DESCRIPTION OF THE TASK :: If a line in the entries below holds the string "giving", copy it.

++++ DATA FOR ANALYSIS

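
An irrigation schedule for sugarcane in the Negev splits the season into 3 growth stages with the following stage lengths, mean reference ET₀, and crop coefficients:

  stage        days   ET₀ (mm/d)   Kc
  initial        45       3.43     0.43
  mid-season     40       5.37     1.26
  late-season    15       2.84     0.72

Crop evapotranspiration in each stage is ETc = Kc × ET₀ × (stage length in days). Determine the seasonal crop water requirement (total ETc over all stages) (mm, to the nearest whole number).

initial: 0.43 × 3.43 × 45 = 66.37 mm
mid-season: 1.26 × 5.37 × 40 = 270.65 mm
late-season: 0.72 × 2.84 × 15 = 30.67 mm
Seasonal total = 367.69 mm

368 mm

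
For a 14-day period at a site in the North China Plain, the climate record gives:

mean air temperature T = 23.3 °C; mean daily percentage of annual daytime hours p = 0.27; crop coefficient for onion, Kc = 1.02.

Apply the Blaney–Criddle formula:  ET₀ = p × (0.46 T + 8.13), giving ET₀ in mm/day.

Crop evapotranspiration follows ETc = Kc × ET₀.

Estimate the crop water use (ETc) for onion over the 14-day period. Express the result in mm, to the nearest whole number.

ET₀ = 0.27 × (0.46 × 23.3 + 8.13) = 0.27 × 18.848 = 5.0890 mm/d
ETc = Kc × ET₀ = 1.02 × 5.0890 = 5.1908 mm/d
Over 14 days: 5.1908 × 14 = 72.671 mm

73 mm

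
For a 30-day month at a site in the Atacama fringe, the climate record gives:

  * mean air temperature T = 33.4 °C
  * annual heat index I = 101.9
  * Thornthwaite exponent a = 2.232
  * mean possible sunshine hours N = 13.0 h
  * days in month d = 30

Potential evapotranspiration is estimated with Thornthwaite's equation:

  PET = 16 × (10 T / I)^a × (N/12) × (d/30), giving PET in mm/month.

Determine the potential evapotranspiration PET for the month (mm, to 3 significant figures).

10T/I = 10 × 33.4 / 101.9 = 3.2777
(10T/I)^a = 3.2777^2.232 = 14.1498
Uncorrected PET = 16 × 14.1498 = 226.397 mm
Correction = (N/12)(d/30) = (13.0/12)(30/30) = 1.0833
PET = 226.397 × 1.0833 = 245.256 mm/month

245 mm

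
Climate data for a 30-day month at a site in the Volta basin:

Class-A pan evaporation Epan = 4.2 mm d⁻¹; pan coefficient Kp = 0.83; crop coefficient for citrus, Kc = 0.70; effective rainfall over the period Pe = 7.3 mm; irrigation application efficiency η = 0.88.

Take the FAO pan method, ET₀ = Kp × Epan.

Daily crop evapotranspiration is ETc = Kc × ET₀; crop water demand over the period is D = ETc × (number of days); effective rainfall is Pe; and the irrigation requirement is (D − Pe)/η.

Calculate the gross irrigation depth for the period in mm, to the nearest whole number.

75 mm

ET₀ = 0.83 × 4.2 = 3.4860 mm/d
ETc = Kc × ET₀ = 0.70 × 3.4860 = 2.4402 mm/d
Crop demand D = ETc × 30 d = 2.4402 × 30 = 73.206 mm
D − Pe = 73.206 − 7.3 = 65.906 mm
Gross irrigation = 65.906 / 0.88 = 74.893 mm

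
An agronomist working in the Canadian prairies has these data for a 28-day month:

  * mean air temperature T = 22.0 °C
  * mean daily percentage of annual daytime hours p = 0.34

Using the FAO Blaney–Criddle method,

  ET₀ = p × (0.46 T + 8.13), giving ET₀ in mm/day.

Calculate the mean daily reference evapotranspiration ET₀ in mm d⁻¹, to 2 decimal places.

6.21 mm d⁻¹

ET₀ = 0.34 × (0.46 × 22.0 + 8.13) = 0.34 × 18.250 = 6.2050 mm/d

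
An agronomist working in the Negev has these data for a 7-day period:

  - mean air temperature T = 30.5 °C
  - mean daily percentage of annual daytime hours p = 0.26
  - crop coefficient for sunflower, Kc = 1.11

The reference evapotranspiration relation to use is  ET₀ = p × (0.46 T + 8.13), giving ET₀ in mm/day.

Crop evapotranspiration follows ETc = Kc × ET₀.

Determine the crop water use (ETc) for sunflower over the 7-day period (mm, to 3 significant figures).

44.8 mm

ET₀ = 0.26 × (0.46 × 30.5 + 8.13) = 0.26 × 22.160 = 5.7616 mm/d
ETc = Kc × ET₀ = 1.11 × 5.7616 = 6.3954 mm/d
Over 7 days: 6.3954 × 7 = 44.768 mm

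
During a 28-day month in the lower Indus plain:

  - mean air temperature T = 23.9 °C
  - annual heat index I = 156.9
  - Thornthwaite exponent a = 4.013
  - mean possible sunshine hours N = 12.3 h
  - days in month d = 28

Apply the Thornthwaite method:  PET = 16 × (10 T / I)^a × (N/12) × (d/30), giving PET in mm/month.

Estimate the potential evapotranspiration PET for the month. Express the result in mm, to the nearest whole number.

83 mm

10T/I = 10 × 23.9 / 156.9 = 1.5233
(10T/I)^a = 1.5233^4.013 = 5.4140
Uncorrected PET = 16 × 5.4140 = 86.624 mm
Correction = (N/12)(d/30) = (12.3/12)(28/30) = 0.9567
PET = 86.624 × 0.9567 = 82.873 mm/month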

++++++++

THE ANSWER ::
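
Apply the Blaney–Criddle formula:  ET₀ = p × (0.46 T + 8.13), giving ET₀ in mm/day.
  PET = 16 × (10 T / I)^a × (N/12) × (d/30), giving PET in mm/month.
  ET₀ = p × (0.46 T + 8.13), giving ET₀ in mm/day.
The reference evapotranspiration relation to use is  ET₀ = p × (0.46 T + 8.13), giving ET₀ in mm/day.
Apply the Thornthwaite method:  PET = 16 × (10 T / I)^a × (N/12) × (d/30), giving PET in mm/month.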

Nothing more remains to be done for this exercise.